▶ [What is needed] Working from the records beneath this line, reproduce each one exactly.

(Dataset entries)

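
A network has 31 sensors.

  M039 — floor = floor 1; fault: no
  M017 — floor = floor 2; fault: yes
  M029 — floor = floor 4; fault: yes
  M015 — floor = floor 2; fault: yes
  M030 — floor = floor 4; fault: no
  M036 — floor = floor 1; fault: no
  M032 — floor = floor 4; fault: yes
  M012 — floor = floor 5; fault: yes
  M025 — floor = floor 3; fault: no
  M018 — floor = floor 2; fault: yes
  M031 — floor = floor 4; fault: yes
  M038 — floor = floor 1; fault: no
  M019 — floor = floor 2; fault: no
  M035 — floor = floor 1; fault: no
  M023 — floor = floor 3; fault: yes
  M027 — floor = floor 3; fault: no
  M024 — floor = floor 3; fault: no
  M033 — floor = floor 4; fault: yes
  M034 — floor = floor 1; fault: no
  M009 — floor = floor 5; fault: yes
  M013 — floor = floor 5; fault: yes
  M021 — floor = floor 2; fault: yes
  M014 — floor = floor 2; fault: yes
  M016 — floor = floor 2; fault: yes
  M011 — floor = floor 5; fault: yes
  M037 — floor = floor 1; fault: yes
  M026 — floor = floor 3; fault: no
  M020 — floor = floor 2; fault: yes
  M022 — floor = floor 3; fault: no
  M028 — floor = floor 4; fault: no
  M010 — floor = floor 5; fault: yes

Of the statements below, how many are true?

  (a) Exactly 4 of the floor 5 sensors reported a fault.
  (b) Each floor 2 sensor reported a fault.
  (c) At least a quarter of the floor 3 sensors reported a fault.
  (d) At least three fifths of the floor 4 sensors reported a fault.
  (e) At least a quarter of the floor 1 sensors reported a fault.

(a) floor 5: |A| = 5, |A ∩ B| = 5; needs |A ∩ B| = 4 — false.
(b) floor 2: |A| = 8, |A ∩ B| = 7; needs A ⊆ B, i.e. every element of A is in B (|A ∖ B| = 0) — false.
(c) floor 3: |A| = 6, |A ∩ B| = 1; needs |A ∩ B| / |A| ≥ 1/4 — false.
(d) floor 4: |A| = 6, |A ∩ B| = 4; needs |A ∩ B| / |A| ≥ 3/5 — true.
(e) floor 1: |A| = 6, |A ∩ B| = 1; needs |A ∩ B| / |A| ≥ 1/4 — false.

1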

▶ [Exercise response]
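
A network has 31 sensors.

  M039 — floor = floor 1; fault: no
  M017 — floor = floor 2; fault: yes
  M029 — floor = floor 4; fault: yes
  M015 — floor = floor 2; fault: yes
  M030 — floor = floor 4; fault: no
  M036 — floor = floor 1; fault: no
  M032 — floor = floor 4; fault: yes
  M012 — floor = floor 5; fault: yes
  M025 — floor = floor 3; fault: no
  M018 — floor = floor 2; fault: yes
  M031 — floor = floor 4; fault: yes
  M038 — floor = floor 1; fault: no
  M019 — floor = floor 2; fault: no
  M035 — floor = floor 1; fault: no
  M023 — floor = floor 3; fault: yes
  M027 — floor = floor 3; fault: no
  M024 — floor = floor 3; fault: no
  M033 — floor = floor 4; fault: yes
  M034 — floor = floor 1; fault: no
  M009 — floor = floor 5; fault: yes
  M013 — floor = floor 5; fault: yes
  M021 — floor = floor 2; fault: yes
  M014 — floor = floor 2; fault: yes
  M016 — floor = floor 2; fault: yes
  M011 — floor = floor 5; fault: yes
  M037 — floor = floor 1; fault: yes
  M026 — floor = floor 3; fault: no
  M020 — floor = floor 2; fault: yes
  M022 — floor = floor 3; fault: no
  M028 — floor = floor 4; fault: no
  M010 — floor = floor 5; fault: yes

Of the statements below, how many are true?

  (a) Exactly 4 of the floor 5 sensors reported a fault.
  (b) Each floor 2 sensor reported a fault.
  (c) At least a quarter of the floor 3 sensors reported a fault.
  (d) At least three fifths of the floor 4 sensors reported a fault.
  (e) At least a quarter of the floor 1 sensors reported a fault.

(a) floor 5: |A| = 5, |A ∩ B| = 5; needs |A ∩ B| = 4 — false.
(b) floor 2: |A| = 8, |A ∩ B| = 7; needs A ⊆ B, i.e. every element of A is in B (|A ∖ B| = 0) — false.
(c) floor 3: |A| = 6, |A ∩ B| = 1; needs |A ∩ B| / |A| ≥ 1/4 — false.
(d) floor 4: |A| = 6, |A ∩ B| = 4; needs |A ∩ B| / |A| ≥ 3/5 — true.
(e) floor 1: |A| = 6, |A ∩ B| = 1; needs |A ∩ B| / |A| ≥ 1/4 — false.

1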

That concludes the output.